| Record extracts |

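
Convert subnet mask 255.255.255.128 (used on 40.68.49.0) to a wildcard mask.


Subnet mask: 255.255.255.128
Wildcard = 255.255.255.255 - subnet mask
255 - 255 = 0
255 - 255 = 0
255 - 255 = 0
255 - 128 = 127
Wildcard: 0.0.0.127


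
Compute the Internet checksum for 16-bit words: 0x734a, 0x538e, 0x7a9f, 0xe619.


Sum all words (with carry folding):
+ 0x734a = 0x734a
+ 0x538e = 0xc6d8
+ 0x7a9f = 0x4178
+ 0xe619 = 0x2792
One's complement: ~0x2792
Checksum = 0xd86d


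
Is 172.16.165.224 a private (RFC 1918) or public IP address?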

| Problem statement |
Write out every line of the data again, exactly as it reads.

| Result below |
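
Convert subnet mask 255.255.255.128 (used on 40.68.49.0) to a wildcard mask.


Subnet mask: 255.255.255.128
Wildcard = 255.255.255.255 - subnet mask
255 - 255 = 0
255 - 255 = 0
255 - 255 = 0
255 - 128 = 127
Wildcard: 0.0.0.127


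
Compute the Internet checksum for 16-bit words: 0x734a, 0x538e, 0x7a9f, 0xe619.


Sum all words (with carry folding):
+ 0x734a = 0x734a
+ 0x538e = 0xc6d8
+ 0x7a9f = 0x4178
+ 0xe619 = 0x2792
One's complement: ~0x2792
Checksum = 0xd86d


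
Is 172.16.165.224 a private (RFC 1918) or public IP address?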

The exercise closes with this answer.